What the task asks:
Your task is to reproduce exactly the lines that run from the beginning of the data through the line where "Answer: -27467/6 ≈ -4577.8" appears.
▬▬▬
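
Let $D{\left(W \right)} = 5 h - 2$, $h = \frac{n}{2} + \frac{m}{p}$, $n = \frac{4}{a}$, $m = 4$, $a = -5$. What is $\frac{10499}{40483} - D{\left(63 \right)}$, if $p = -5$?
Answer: $\frac{334363}{40483} \approx 8.2593$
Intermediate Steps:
$n = - \frac{4}{5}$ ($n = \frac{4}{-5} = 4 \left(- \frac{1}{5}\right) = - \frac{4}{5} \approx -0.8$)
$h = - \frac{6}{5}$ ($h = - \frac{4}{5 \cdot 2} + \frac{4}{-5} = \left(- \frac{4}{5}\right) \frac{1}{2} + 4 \left(- \frac{1}{5}\right) = - \frac{2}{5} - \frac{4}{5} = - \frac{6}{5} \approx -1.2$)
$D{\left(W \right)} = -8$ ($D{\left(W \right)} = 5 \left(- \frac{6}{5}\right) - 2 = -6 - 2 = -8$)
$\frac{10499}{40483} - D{\left(63 \right)} = \frac{10499}{40483} - -8 = 10499 \cdot \frac{1}{40483} + 8 = \frac{10499}{40483} + 8 = \frac{334363}{40483}$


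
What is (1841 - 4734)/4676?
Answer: -2893/4676 ≈ -0.61869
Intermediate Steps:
(1841 - 4734)/4676 = -2893*1/4676 = -2893/4676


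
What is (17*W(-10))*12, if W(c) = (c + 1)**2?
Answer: 16524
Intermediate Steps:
W(c) = (1 + c)**2
(17*W(-10))*12 = (17*(1 - 10)**2)*12 = (17*(-9)**2)*12 = (17*81)*12 = 1377*12 = 16524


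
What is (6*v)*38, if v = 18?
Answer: 4104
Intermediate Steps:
(6*v)*38 = (6*18)*38 = 108*38 = 4104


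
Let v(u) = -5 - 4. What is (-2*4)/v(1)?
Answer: 8/9 ≈ 0.88889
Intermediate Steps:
v(u) = -9
(-2*4)/v(1) = -2*4/(-9) = -8*(-⅑) = 8/9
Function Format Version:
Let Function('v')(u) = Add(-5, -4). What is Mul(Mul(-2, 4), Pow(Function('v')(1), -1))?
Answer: Rational(8, 9) ≈ 0.88889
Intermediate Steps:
Function('v')(u) = -9
Mul(Mul(-2, 4), Pow(Function('v')(1), -1)) = Mul(Mul(-2, 4), Pow(-9, -1)) = Mul(-8, Rational(-1, 9)) = Rational(8, 9)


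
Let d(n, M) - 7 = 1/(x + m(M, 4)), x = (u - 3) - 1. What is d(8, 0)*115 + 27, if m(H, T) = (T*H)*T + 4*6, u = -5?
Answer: 2519/3 ≈ 839.67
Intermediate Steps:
m(H, T) = 24 + H*T**2 (m(H, T) = (H*T)*T + 24 = H*T**2 + 24 = 24 + H*T**2)
x = -9 (x = (-5 - 3) - 1 = -8 - 1 = -9)
d(n, M) = 7 + 1/(15 + 16*M) (d(n, M) = 7 + 1/(-9 + (24 + M*4**2)) = 7 + 1/(-9 + (24 + M*16)) = 7 + 1/(-9 + (24 + 16*M)) = 7 + 1/(15 + 16*M))
d(8, 0)*115 + 27 = (2*(53 + 56*0)/(15 + 16*0))*115 + 27 = (2*(53 + 0)/(15 + 0))*115 + 27 = (2*53/15)*115 + 27 = (2*(1/15)*53)*115 + 27 = (106/15)*115 + 27 = 2438/3 + 27 = 2519/3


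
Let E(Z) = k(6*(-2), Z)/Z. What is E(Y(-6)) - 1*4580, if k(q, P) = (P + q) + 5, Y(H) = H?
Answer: -27467/6 ≈ -4577.8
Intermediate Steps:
k(q, P) = 5 + P + q
E(Z) = (-7 + Z)/Z (E(Z) = (5 + Z + 6*(-2))/Z = (5 + Z - 12)/Z = (-7 + Z)/Z)
E(Y(-6)) - 1*4580 = (-7 - 6)/(-6) - 1*4580 = -⅙*(-13) - 4580 = 13/6 - 4580 = -27467/6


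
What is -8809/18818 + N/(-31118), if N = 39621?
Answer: -254926610/146394631 ≈ -1.7414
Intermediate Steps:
-8809/18818 + N/(-31118) = -8809/18818 + 39621/(-31118) = -8809*1/18818 + 39621*(-1/31118) = -8809/18818 - 39621/31118 = -254926610/146394631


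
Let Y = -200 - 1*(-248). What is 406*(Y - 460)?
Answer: -167272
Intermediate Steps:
Y = 48 (Y = -200 + 248 = 48)
406*(Y - 460) = 406*(48 - 460) = 406*(-412) = -167272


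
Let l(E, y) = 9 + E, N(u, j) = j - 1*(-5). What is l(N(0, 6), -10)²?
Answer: 400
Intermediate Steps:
N(u, j) = 5 + j (N(u, j) = j + 5 = 5 + j)
l(N(0, 6), -10)² = (9 + (5 + 6))² = (9 + 11)² = 20² = 400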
▬▬▬
Result of the exercise:
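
Let $D{\left(W \right)} = 5 h - 2$, $h = \frac{n}{2} + \frac{m}{p}$, $n = \frac{4}{a}$, $m = 4$, $a = -5$. What is $\frac{10499}{40483} - D{\left(63 \right)}$, if $p = -5$?
Answer: $\frac{334363}{40483} \approx 8.2593$
Intermediate Steps:
$n = - \frac{4}{5}$ ($n = \frac{4}{-5} = 4 \left(- \frac{1}{5}\right) = - \frac{4}{5} \approx -0.8$)
$h = - \frac{6}{5}$ ($h = - \frac{4}{5 \cdot 2} + \frac{4}{-5} = \left(- \frac{4}{5}\right) \frac{1}{2} + 4 \left(- \frac{1}{5}\right) = - \frac{2}{5} - \frac{4}{5} = - \frac{6}{5} \approx -1.2$)
$D{\left(W \right)} = -8$ ($D{\left(W \right)} = 5 \left(- \frac{6}{5}\right) - 2 = -6 - 2 = -8$)
$\frac{10499}{40483} - D{\left(63 \right)} = \frac{10499}{40483} - -8 = 10499 \cdot \frac{1}{40483} + 8 = \frac{10499}{40483} + 8 = \frac{334363}{40483}$


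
What is (1841 - 4734)/4676?
Answer: -2893/4676 ≈ -0.61869
Intermediate Steps:
(1841 - 4734)/4676 = -2893*1/4676 = -2893/4676


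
What is (17*W(-10))*12, if W(c) = (c + 1)**2?
Answer: 16524
Intermediate Steps:
W(c) = (1 + c)**2
(17*W(-10))*12 = (17*(1 - 10)**2)*12 = (17*(-9)**2)*12 = (17*81)*12 = 1377*12 = 16524


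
What is (6*v)*38, if v = 18?
Answer: 4104
Intermediate Steps:
(6*v)*38 = (6*18)*38 = 108*38 = 4104


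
Let v(u) = -5 - 4. What is (-2*4)/v(1)?
Answer: 8/9 ≈ 0.88889
Intermediate Steps:
v(u) = -9
(-2*4)/v(1) = -2*4/(-9) = -8*(-⅑) = 8/9
Function Format Version:
Let Function('v')(u) = Add(-5, -4). What is Mul(Mul(-2, 4), Pow(Function('v')(1), -1))?
Answer: Rational(8, 9) ≈ 0.88889
Intermediate Steps:
Function('v')(u) = -9
Mul(Mul(-2, 4), Pow(Function('v')(1), -1)) = Mul(Mul(-2, 4), Pow(-9, -1)) = Mul(-8, Rational(-1, 9)) = Rational(8, 9)


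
Let d(n, M) - 7 = 1/(x + m(M, 4)), x = (u - 3) - 1. What is d(8, 0)*115 + 27, if m(H, T) = (T*H)*T + 4*6, u = -5?
Answer: 2519/3 ≈ 839.67
Intermediate Steps:
m(H, T) = 24 + H*T**2 (m(H, T) = (H*T)*T + 24 = H*T**2 + 24 = 24 + H*T**2)
x = -9 (x = (-5 - 3) - 1 = -8 - 1 = -9)
d(n, M) = 7 + 1/(15 + 16*M) (d(n, M) = 7 + 1/(-9 + (24 + M*4**2)) = 7 + 1/(-9 + (24 + M*16)) = 7 + 1/(-9 + (24 + 16*M)) = 7 + 1/(15 + 16*M))
d(8, 0)*115 + 27 = (2*(53 + 56*0)/(15 + 16*0))*115 + 27 = (2*(53 + 0)/(15 + 0))*115 + 27 = (2*53/15)*115 + 27 = (2*(1/15)*53)*115 + 27 = (106/15)*115 + 27 = 2438/3 + 27 = 2519/3


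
Let E(Z) = k(6*(-2), Z)/Z. What is E(Y(-6)) - 1*4580, if k(q, P) = (P + q) + 5, Y(H) = H?
Answer: -27467/6 ≈ -4577.8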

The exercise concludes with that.